» **Requirement**: In the listing below, a line holding "y'' + 4y' + 6y" and a line holding "Given F(s) = 6/(s^4" mark the range. Retype both exactly, with all lines between them.
━━━━
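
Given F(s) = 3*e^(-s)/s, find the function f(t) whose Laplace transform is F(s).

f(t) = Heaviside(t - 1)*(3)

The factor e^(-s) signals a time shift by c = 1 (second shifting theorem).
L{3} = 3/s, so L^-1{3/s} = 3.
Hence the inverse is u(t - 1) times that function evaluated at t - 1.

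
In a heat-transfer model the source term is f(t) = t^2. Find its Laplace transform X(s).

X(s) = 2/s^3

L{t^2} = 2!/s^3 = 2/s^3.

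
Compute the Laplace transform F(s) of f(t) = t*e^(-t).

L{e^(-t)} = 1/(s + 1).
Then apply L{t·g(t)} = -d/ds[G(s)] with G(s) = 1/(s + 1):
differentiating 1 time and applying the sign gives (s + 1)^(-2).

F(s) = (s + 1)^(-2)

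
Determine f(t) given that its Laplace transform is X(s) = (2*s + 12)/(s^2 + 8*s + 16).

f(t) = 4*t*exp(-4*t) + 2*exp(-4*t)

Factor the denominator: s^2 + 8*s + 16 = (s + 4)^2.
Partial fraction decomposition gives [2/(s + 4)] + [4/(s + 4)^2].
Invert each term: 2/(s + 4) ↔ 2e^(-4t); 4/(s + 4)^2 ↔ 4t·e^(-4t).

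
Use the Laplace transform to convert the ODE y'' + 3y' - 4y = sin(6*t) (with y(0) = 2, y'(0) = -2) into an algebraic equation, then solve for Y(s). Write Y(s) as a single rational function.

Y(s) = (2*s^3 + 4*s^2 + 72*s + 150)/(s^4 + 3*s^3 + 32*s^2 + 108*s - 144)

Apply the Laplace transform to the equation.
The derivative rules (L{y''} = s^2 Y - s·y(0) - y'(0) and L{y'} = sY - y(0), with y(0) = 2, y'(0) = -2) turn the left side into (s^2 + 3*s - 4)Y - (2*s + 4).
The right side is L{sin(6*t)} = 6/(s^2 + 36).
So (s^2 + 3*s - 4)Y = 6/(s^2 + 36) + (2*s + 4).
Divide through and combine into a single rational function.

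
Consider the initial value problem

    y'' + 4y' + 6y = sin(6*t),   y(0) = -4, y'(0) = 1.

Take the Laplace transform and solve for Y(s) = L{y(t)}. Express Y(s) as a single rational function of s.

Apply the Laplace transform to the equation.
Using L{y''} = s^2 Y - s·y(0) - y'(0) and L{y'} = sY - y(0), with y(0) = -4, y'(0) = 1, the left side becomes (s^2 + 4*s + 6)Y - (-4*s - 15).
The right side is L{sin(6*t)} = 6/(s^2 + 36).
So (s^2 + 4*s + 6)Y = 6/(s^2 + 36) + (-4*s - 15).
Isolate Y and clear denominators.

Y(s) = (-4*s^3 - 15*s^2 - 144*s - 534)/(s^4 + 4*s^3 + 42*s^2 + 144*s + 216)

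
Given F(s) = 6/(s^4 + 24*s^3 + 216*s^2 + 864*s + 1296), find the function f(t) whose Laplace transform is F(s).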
━━━━
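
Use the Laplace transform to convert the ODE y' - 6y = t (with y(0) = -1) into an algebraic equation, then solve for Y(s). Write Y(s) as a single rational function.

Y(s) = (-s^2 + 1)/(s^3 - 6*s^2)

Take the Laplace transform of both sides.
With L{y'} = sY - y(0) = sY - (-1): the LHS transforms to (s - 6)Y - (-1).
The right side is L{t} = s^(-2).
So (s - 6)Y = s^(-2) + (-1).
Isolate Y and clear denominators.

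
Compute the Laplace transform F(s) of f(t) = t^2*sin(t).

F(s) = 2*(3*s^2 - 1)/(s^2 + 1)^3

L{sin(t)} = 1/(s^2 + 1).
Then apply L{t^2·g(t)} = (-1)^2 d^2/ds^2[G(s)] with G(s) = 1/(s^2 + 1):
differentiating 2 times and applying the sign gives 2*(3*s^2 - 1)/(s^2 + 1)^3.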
━━━━
» **Written response**:
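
    y'' + 4y' + 6y = sin(6*t),   y(0) = -4, y'(0) = 1.

Take the Laplace transform and solve for Y(s) = L{y(t)}. Express Y(s) as a single rational function of s.

Apply the Laplace transform to the equation.
Using L{y''} = s^2 Y - s·y(0) - y'(0) and L{y'} = sY - y(0), with y(0) = -4, y'(0) = 1, the left side becomes (s^2 + 4*s + 6)Y - (-4*s - 15).
The right side is L{sin(6*t)} = 6/(s^2 + 36).
So (s^2 + 4*s + 6)Y = 6/(s^2 + 36) + (-4*s - 15).
Isolate Y and clear denominators.

Y(s) = (-4*s^3 - 15*s^2 - 144*s - 534)/(s^4 + 4*s^3 + 42*s^2 + 144*s + 216)

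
Given F(s) = 6/(s^4 + 24*s^3 + 216*s^2 + 864*s + 1296), find the function f(t) whose Laplace transform is F(s).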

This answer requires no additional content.